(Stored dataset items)
........

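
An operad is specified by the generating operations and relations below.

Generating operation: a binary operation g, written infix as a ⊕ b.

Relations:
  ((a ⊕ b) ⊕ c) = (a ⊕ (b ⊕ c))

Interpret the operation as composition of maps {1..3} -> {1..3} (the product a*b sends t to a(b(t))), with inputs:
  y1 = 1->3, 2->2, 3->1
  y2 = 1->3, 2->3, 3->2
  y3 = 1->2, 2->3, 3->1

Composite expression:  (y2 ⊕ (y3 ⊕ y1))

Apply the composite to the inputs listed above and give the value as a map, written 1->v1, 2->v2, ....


1->3, 2->2, 3->3

(y3 ⊕ y1) = 1->1, 2->3, 3->2
(y2 ⊕ (y3 ⊕ y1)) = 1->3, 2->2, 3->3


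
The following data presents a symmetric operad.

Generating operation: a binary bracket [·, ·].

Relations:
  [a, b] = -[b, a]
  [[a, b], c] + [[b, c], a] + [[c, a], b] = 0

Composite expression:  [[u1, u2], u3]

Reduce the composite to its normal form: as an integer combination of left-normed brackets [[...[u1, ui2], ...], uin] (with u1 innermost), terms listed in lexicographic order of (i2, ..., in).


A multilinear Lie element is pinned by u1-initial words (u1 innermost).
Composite bracket: [[u1, u2], u3]
Under [a, b] = ab - ba we get 4 signed associative words (2^2 = 4).
Coefficients come from the u1-initial words:
  sign of u1u2u3 is +1, so it contributes +[[u1, u2], u3]

[[u1, u2], u3]


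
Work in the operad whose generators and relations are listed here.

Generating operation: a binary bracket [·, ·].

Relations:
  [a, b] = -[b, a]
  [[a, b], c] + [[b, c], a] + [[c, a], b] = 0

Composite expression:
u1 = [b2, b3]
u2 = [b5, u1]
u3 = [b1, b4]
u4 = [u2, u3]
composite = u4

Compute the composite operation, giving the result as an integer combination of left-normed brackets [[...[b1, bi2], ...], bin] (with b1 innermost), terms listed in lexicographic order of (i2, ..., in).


[[[[b1, b4], b2], b3], b5] - [[[[b1, b4], b3], b2], b5] - [[[[b1, b4], b5], b2], b3] + [[[[b1, b4], b5], b3], b2]

A multilinear Lie element is pinned by b1-initial words (b1 innermost).
Composite bracket: [[b5, [b2, b3]], [b1, b4]]
The bracket unfolds into 16 signed words via [a, b] = ab - ba (2^4 = 16).
Collect the words opening with b1:
  word b1b4b2b3b5 has sign +1, contributing +[[[[b1, b4], b2], b3], b5]
  word b1b4b3b2b5 has sign -1, contributing -[[[[b1, b4], b3], b2], b5]
  word b1b4b5b2b3 has sign -1, contributing -[[[[b1, b4], b5], b2], b3]
  word b1b4b5b3b2 has sign +1, contributing +[[[[b1, b4], b5], b3], b2]


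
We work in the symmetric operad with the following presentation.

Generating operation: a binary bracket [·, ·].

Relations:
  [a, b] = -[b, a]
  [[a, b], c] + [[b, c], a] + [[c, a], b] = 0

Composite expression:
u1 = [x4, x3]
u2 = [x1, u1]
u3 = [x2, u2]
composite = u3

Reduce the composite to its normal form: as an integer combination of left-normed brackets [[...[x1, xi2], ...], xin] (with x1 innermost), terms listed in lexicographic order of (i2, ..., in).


[[[x1, x3], x4], x2] - [[[x1, x4], x3], x2]

Antisymmetry and Jacobi reduce to x1-anchored left-normed brackets.
Composite bracket: [x2, [x1, [x4, x3]]]
Applying ab - ba throughout gives 8 signed words (2^3 = 8).
Keep just the words that open with x1:
  word x1x3x4x2 has sign +1, contributing +[[[x1, x3], x4], x2]
  word x1x4x3x2 has sign -1, contributing -[[[x1, x4], x3], x2]


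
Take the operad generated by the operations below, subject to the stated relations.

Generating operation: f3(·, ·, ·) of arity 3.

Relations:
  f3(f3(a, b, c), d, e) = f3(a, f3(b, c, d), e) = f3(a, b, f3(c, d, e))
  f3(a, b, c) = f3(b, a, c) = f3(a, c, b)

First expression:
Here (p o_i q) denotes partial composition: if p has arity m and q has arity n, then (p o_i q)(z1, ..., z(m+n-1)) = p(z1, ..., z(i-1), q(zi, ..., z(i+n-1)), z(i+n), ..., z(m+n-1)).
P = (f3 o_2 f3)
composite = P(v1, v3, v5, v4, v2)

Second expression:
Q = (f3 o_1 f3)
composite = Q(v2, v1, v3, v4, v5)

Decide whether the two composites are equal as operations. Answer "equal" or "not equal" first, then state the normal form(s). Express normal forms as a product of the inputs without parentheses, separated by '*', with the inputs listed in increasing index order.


equal — both sides give v1 * v2 * v3 * v4 * v5

The first expression reduces to v1 * v2 * v3 * v4 * v5
The second expression reduces to v1 * v2 * v3 * v4 * v5
One common form — equal.


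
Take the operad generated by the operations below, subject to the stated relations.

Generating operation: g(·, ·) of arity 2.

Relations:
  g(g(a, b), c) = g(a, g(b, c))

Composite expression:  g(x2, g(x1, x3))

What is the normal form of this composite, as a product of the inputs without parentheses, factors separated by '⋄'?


x2 ⋄ x1 ⋄ x3

Every regrouping of g is equal, so read the x-inputs in written order.
g(x1, x3) spells out as x1 ⋄ x3
g(x2, g(x1, x3)) spells out as x2 ⋄ x1 ⋄ x3


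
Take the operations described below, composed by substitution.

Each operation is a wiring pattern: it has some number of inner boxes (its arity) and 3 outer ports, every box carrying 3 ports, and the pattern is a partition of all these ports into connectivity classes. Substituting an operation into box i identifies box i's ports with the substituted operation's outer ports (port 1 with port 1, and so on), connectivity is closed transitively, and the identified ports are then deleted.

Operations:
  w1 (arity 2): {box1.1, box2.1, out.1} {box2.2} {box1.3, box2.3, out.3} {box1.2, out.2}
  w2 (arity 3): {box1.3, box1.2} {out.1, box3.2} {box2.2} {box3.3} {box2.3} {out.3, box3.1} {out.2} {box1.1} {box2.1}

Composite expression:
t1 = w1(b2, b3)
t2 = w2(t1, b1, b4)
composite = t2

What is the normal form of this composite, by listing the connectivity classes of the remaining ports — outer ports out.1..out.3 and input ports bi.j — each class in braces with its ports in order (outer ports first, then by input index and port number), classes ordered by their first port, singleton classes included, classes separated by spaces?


{out.1, b4.2} {out.2} {out.3, b4.1} {b1.1} {b1.2} {b1.3} {b2.1, b3.1} {b2.2, b2.3, b3.3} {b3.2} {b4.3}


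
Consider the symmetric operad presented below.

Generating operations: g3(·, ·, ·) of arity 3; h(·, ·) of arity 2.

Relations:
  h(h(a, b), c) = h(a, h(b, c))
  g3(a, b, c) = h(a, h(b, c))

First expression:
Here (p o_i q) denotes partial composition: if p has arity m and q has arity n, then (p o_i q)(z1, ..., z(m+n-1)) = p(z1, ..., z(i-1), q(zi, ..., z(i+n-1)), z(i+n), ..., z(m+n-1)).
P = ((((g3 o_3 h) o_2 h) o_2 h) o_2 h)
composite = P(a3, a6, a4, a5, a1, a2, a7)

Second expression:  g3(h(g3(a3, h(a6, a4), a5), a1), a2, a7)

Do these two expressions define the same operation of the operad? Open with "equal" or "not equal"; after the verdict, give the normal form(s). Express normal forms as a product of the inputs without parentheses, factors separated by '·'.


equal; the common form is a3 · a6 · a4 · a5 · a1 · a2 · a7

The first composite normalizes to a3 · a6 · a4 · a5 · a1 · a2 · a7
The second composite normalizes to a3 · a6 · a4 · a5 · a1 · a2 · a7
Same normal form: equal.


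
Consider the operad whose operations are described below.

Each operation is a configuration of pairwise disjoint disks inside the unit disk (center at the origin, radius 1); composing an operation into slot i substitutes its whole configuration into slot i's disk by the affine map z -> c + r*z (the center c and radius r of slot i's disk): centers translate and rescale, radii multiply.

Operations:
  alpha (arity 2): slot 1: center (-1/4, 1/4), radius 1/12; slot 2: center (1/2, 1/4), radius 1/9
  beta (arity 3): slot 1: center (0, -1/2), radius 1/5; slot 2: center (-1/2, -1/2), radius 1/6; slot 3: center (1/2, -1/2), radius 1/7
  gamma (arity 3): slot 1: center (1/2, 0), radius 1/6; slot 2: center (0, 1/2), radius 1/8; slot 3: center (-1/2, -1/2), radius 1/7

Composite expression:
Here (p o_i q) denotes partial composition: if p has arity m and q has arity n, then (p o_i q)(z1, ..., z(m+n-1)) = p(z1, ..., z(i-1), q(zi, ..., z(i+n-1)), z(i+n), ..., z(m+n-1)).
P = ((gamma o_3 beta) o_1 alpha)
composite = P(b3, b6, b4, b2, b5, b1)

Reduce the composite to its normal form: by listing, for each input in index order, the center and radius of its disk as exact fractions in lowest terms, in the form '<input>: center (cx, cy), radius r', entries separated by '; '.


b1: center (-3/7, -4/7), radius 1/49; b2: center (-1/2, -4/7), radius 1/35; b3: center (11/24, 1/24), radius 1/72; b4: center (0, 1/2), radius 1/8; b5: center (-4/7, -4/7), radius 1/42; b6: center (7/12, 1/24), radius 1/54

Follow each b-input down from gamma: c' goes to c + r*c', radius to r*r'.
tracing b3 down its 2-map path: center (11/24, 1/24), radius 1/72
tracing b6 down its 2-map path: center (7/12, 1/24), radius 1/54
tracing b4 down its 1-map path: center (0, 1/2), radius 1/8
tracing b2 down its 2-map path: center (-1/2, -4/7), radius 1/35
tracing b5 down its 2-map path: center (-4/7, -4/7), radius 1/42
tracing b1 down its 2-map path: center (-3/7, -4/7), radius 1/49


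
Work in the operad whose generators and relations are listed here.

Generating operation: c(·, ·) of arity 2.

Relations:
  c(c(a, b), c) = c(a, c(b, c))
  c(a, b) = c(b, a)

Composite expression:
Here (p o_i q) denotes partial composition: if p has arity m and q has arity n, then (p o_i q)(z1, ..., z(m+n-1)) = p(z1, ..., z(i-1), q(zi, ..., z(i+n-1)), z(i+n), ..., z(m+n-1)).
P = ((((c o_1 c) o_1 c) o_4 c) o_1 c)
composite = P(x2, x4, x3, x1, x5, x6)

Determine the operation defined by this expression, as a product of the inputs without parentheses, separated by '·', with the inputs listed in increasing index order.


x1 · x2 · x3 · x4 · x5 · x6


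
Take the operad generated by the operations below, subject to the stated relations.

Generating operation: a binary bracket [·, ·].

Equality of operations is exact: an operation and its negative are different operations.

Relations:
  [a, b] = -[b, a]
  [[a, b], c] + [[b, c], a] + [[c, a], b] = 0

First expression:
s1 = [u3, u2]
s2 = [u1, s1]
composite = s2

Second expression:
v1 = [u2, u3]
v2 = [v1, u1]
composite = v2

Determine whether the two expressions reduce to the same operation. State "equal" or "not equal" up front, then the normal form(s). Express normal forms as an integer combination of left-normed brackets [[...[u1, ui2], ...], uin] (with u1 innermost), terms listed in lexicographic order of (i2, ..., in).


equal — both sides give -[[u1, u2], u3] + [[u1, u3], u2]

In normal form, the first expression is -[[u1, u2], u3] + [[u1, u3], u2]
In normal form, the second expression is -[[u1, u2], u3] + [[u1, u3], u2]
Same normal form: equal.


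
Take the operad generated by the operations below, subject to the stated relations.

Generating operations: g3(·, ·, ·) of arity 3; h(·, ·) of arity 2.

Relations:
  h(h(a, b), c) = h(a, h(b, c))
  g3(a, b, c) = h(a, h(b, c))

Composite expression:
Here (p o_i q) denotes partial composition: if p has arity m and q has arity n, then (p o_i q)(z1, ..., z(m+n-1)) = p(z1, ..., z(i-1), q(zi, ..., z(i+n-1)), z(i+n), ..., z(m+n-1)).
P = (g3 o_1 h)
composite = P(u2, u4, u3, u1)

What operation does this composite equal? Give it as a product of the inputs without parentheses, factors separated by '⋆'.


u2 ⋆ u4 ⋆ u3 ⋆ u1

Under associativity of g3, the answer is the u's in reading order.
h(u2, u4) spells out as u2 ⋆ u4
g3(h(u2, u4), u3, u1) spells out as u2 ⋆ u4 ⋆ u3 ⋆ u1


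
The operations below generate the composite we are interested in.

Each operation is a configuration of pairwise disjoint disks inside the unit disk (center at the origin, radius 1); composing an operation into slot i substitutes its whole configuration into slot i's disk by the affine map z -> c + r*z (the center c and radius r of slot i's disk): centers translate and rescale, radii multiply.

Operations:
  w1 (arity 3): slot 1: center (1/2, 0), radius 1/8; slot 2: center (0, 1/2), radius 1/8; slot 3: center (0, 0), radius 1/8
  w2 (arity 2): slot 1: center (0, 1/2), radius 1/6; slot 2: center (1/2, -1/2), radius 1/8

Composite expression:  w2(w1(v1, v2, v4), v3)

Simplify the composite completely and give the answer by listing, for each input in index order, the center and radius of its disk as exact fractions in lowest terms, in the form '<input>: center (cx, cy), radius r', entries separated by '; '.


Below w2, radii multiply path by path; the v-disk centers shift.
tracing v1 down its 2-map path: center (1/12, 1/2), radius 1/48
tracing v2 down its 2-map path: center (0, 7/12), radius 1/48
tracing v4 down its 2-map path: center (0, 1/2), radius 1/48
tracing v3 down its 1-map path: center (1/2, -1/2), radius 1/8

v1: center (1/12, 1/2), radius 1/48; v2: center (0, 7/12), radius 1/48; v3: center (1/2, -1/2), radius 1/8; v4: center (0, 1/2), radius 1/48


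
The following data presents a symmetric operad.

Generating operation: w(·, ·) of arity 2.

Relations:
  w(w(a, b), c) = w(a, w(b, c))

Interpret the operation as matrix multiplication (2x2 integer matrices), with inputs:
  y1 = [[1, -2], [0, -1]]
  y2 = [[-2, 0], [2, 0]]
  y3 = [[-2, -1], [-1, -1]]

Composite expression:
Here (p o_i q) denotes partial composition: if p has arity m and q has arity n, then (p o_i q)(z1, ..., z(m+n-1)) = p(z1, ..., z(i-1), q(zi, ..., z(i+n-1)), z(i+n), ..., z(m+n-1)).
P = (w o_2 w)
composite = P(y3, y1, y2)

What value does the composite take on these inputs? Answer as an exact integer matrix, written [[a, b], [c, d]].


[[14, 0], [8, 0]]

w(y1, y2) = [[-6, 0], [-2, 0]]
w(y3, w(y1, y2)) = [[14, 0], [8, 0]]


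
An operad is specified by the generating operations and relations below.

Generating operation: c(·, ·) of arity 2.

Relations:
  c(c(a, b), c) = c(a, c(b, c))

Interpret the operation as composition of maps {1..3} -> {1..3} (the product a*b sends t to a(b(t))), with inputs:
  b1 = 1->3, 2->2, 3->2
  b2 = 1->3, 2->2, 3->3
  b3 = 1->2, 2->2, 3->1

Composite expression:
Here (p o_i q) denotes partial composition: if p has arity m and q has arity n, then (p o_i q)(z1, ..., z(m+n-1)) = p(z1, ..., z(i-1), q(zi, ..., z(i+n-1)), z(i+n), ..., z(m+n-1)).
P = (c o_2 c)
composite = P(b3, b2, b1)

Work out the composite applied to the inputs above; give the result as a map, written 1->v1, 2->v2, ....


1->1, 2->2, 3->2


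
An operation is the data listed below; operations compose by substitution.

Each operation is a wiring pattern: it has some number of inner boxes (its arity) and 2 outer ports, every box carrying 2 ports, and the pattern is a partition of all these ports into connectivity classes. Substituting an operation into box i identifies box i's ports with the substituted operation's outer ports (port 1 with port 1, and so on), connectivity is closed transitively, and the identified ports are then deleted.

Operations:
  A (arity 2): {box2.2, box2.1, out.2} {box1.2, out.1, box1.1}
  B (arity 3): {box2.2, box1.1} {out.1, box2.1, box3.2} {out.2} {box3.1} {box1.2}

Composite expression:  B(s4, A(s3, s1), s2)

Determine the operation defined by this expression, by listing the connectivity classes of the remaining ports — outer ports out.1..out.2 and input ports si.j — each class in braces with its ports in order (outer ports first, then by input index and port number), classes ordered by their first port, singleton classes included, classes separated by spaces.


{out.1, s2.2, s3.1, s3.2} {out.2} {s1.1, s1.2, s4.1} {s2.1} {s4.2}


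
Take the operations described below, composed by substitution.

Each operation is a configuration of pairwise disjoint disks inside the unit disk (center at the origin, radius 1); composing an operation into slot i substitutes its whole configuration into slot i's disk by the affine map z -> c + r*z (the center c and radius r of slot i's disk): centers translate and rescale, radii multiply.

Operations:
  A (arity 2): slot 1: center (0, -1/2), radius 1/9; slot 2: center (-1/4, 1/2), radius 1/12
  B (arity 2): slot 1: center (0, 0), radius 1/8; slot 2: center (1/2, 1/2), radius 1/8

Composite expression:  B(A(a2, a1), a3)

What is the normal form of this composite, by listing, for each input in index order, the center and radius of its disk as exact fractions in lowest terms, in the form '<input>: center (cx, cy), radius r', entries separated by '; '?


a1: center (-1/32, 1/16), radius 1/96; a2: center (0, -1/16), radius 1/72; a3: center (1/2, 1/2), radius 1/8

Only the slot chain above each a matters under B; compose those maps.
input a2: applying the 2 nested substitutions gives center (0, -1/16), radius 1/72
input a1: applying the 2 nested substitutions gives center (-1/32, 1/16), radius 1/96
input a3: applying the 1 nested substitution gives center (1/2, 1/2), radius 1/8


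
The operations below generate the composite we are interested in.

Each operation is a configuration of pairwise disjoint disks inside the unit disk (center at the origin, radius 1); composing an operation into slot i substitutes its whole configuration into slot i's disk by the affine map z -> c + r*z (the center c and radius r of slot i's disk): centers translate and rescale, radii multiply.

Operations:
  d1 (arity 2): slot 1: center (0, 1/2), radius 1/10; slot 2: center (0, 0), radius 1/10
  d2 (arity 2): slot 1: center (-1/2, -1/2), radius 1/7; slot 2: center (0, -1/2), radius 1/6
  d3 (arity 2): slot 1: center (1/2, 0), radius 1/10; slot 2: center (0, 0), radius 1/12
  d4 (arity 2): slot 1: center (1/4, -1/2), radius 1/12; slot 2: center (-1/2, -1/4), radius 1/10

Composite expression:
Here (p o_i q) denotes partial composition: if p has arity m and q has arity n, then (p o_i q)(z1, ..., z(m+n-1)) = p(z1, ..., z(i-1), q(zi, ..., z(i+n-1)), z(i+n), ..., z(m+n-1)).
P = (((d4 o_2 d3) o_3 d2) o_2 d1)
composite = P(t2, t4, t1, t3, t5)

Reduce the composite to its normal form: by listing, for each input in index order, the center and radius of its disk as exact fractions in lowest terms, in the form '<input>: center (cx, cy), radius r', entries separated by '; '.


t1: center (-9/20, -1/4), radius 1/1000; t2: center (1/4, -1/2), radius 1/12; t3: center (-121/240, -61/240), radius 1/840; t4: center (-9/20, -49/200), radius 1/1000; t5: center (-1/2, -61/240), radius 1/720

Follow each t-input down from d4: c' goes to c + r*c', radius to r*r'.
input t2: composing its 1 substitution step yields center (1/4, -1/2), radius 1/12
input t4: composing its 3 substitution steps yields center (-9/20, -49/200), radius 1/1000
input t1: composing its 3 substitution steps yields center (-9/20, -1/4), radius 1/1000
input t3: composing its 3 substitution steps yields center (-121/240, -61/240), radius 1/840
input t5: composing its 3 substitution steps yields center (-1/2, -61/240), radius 1/720


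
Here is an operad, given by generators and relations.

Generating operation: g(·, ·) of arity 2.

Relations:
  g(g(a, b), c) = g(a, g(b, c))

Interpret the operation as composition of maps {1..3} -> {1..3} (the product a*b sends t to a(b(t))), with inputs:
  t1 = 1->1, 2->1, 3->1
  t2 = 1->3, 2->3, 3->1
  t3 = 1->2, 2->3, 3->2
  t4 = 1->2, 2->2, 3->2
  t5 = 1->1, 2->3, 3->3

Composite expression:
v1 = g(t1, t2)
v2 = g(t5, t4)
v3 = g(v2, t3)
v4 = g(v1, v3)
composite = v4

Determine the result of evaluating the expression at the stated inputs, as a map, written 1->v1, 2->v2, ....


1->1, 2->1, 3->1

g(t1, t2) = 1->1, 2->1, 3->1
g(t5, t4) = 1->3, 2->3, 3->3
g(g(t5, t4), t3) = 1->3, 2->3, 3->3
g(g(t1, t2), g(g(t5, t4), t3)) = 1->1, 2->1, 3->1


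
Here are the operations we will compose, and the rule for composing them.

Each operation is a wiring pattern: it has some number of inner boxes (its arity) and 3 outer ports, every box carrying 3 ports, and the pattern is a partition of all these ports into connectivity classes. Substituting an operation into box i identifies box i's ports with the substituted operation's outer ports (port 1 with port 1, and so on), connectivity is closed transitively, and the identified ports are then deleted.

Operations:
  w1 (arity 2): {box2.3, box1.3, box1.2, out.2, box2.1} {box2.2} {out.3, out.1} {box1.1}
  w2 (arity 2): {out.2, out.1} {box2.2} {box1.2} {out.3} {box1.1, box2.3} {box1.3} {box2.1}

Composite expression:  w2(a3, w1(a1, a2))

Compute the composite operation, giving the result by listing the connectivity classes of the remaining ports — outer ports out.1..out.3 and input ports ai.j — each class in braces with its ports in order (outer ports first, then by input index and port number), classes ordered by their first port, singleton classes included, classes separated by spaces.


{out.1, out.2} {out.3} {a1.1} {a1.2, a1.3, a2.1, a2.3} {a2.2} {a3.1} {a3.2} {a3.3}

Two ports join when wires chain via w2-identified ports.
composing w1 on (a1, a2), with out.j its own outer ports: {out.1, out.3} {out.2, a1.2, a1.3, a2.1, a2.3} {a1.1} {a2.2}
composing w2 on (a3, a1, a2), with out.j its own outer ports: {out.1, out.2} {out.3} {a1.1} {a1.2, a1.3, a2.1, a2.3} {a2.2} {a3.1} {a3.2} {a3.3}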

........

* _Task item_
Among the entries above, find the line with "What is the normal form of this composite, by listing the" and the line with "alpha (arity 2): slot"; give again exactly these two lines and all lines between them.

* _Answer for this exercise_
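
What is the normal form of this composite, by listing the connectivity classes of the remaining ports — outer ports out.1..out.3 and input ports bi.j — each class in braces with its ports in order (outer ports first, then by input index and port number), classes ordered by their first port, singleton classes included, classes separated by spaces?


{out.1, b4.2} {out.2} {out.3, b4.1} {b1.1} {b1.2} {b1.3} {b2.1, b3.1} {b2.2, b2.3, b3.3} {b3.2} {b4.3}


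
Consider the symmetric operad presented below.

Generating operations: g3(·, ·, ·) of arity 3; h(·, ·) of arity 2.

Relations:
  h(h(a, b), c) = h(a, h(b, c))
  g3(a, b, c) = h(a, h(b, c))

First expression:
Here (p o_i q) denotes partial composition: if p has arity m and q has arity n, then (p o_i q)(z1, ..., z(m+n-1)) = p(z1, ..., z(i-1), q(zi, ..., z(i+n-1)), z(i+n), ..., z(m+n-1)).
P = ((((g3 o_3 h) o_2 h) o_2 h) o_2 h)
composite = P(a3, a6, a4, a5, a1, a2, a7)

Second expression:  g3(h(g3(a3, h(a6, a4), a5), a1), a2, a7)

Do these two expressions define the same operation of the operad? Open with "equal" or "not equal"; after the verdict, give the normal form(s). Express normal forms as a product of the inputs without parentheses, factors separated by '·'.


equal; the common form is a3 · a6 · a4 · a5 · a1 · a2 · a7

The first composite normalizes to a3 · a6 · a4 · a5 · a1 · a2 · a7
The second composite normalizes to a3 · a6 · a4 · a5 · a1 · a2 · a7
Same normal form: equal.


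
Consider the operad whose operations are described below.

Each operation is a configuration of pairwise disjoint disks inside the unit disk (center at the origin, radius 1); composing an operation into slot i substitutes its whole configuration into slot i's disk by the affine map z -> c + r*z (the center c and radius r of slot i's disk): centers translate and rescale, radii multiply.

Operations:
  alpha (arity 2): slot 1: center (-1/4, 1/4), radius 1/12; slot 2: center (1/2, 1/4), radius 1/9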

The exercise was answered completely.